(TASK TO COMPLETE) Every entry needs to be duplicated exactly.

.....

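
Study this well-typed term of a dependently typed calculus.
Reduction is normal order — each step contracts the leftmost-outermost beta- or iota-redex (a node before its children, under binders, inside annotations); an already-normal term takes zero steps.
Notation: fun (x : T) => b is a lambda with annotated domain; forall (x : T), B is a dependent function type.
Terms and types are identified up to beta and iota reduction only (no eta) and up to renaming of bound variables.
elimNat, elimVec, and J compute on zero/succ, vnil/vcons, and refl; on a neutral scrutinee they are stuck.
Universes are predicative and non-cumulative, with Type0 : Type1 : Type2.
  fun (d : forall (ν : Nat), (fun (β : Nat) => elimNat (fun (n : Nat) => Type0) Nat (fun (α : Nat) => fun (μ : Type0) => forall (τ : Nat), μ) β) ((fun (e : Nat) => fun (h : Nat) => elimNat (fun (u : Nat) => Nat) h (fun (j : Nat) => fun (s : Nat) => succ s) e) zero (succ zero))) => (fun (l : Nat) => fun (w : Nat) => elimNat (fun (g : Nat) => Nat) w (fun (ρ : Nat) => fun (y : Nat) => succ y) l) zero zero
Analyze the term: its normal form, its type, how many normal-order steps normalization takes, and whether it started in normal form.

normal form:
  fun (d : forall (ν : Nat), forall (β : Nat), Nat) => zero
type:
  forall (d : forall (ν : Nat), forall (β : Nat), Nat), Nat
reduction steps (normal order): 11
term was already normal: no
first redex: a beta-redex


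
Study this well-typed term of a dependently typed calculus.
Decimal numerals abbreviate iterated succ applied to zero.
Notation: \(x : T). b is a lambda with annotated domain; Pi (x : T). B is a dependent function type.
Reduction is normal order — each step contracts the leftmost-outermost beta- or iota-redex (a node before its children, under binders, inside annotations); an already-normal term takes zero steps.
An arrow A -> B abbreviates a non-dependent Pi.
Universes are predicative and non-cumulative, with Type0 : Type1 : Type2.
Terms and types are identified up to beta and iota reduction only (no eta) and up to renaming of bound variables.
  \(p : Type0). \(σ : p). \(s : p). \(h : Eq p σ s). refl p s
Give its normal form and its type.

resulting normal form:
  \(p : Type0). \(σ : p). \(s : p). \(h : Eq p σ s). refl p s
type:
  Pi (p : Type0). Pi (σ : p). Pi (s : p). Eq p σ s -> Eq p s s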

.....

(REPLY)
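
Study this well-typed term of a dependently typed calculus.
Reduction is normal order — each step contracts the leftmost-outermost beta- or iota-redex (a node before its children, under binders, inside annotations); an already-normal term takes zero steps.
Notation: fun (x : T) => b is a lambda with annotated domain; forall (x : T), B is a dependent function type.
Terms and types are identified up to beta and iota reduction only (no eta) and up to renaming of bound variables.
elimNat, elimVec, and J compute on zero/succ, vnil/vcons, and refl; on a neutral scrutinee they are stuck.
Universes are predicative and non-cumulative, with Type0 : Type1 : Type2.
  fun (d : forall (ν : Nat), (fun (β : Nat) => elimNat (fun (n : Nat) => Type0) Nat (fun (α : Nat) => fun (μ : Type0) => forall (τ : Nat), μ) β) ((fun (e : Nat) => fun (h : Nat) => elimNat (fun (u : Nat) => Nat) h (fun (j : Nat) => fun (s : Nat) => succ s) e) zero (succ zero))) => (fun (l : Nat) => fun (w : Nat) => elimNat (fun (g : Nat) => Nat) w (fun (ρ : Nat) => fun (y : Nat) => succ y) l) zero zero
Analyze the term: its normal form, its type, how many normal-order steps normalization takes, and whether it started in normal form.

normal form:
  fun (d : forall (ν : Nat), forall (β : Nat), Nat) => zero
type:
  forall (d : forall (ν : Nat), forall (β : Nat), Nat), Nat
reduction steps (normal order): 11
term was already normal: no
first redex: a beta-redex


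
Study this well-typed term of a dependently typed calculus.
Decimal numerals abbreviate iterated succ applied to zero.
Notation: \(x : T). b is a lambda with annotated domain; Pi (x : T). B is a dependent function type.
Reduction is normal order — each step contracts the leftmost-outermost beta- or iota-redex (a node before its children, under binders, inside annotations); an already-normal term takes zero steps.
An arrow A -> B abbreviates a non-dependent Pi.
Universes are predicative and non-cumulative, with Type0 : Type1 : Type2.
Terms and types are identified up to beta and iota reduction only (no eta) and up to renaming of bound variables.
  \(p : Type0). \(σ : p). \(s : p). \(h : Eq p σ s). refl p s
Give its normal form and its type.

resulting normal form:
  \(p : Type0). \(σ : p). \(s : p). \(h : Eq p σ s). refl p s
type:
  Pi (p : Type0). Pi (σ : p). Pi (s : p). Eq p σ s -> Eq p s s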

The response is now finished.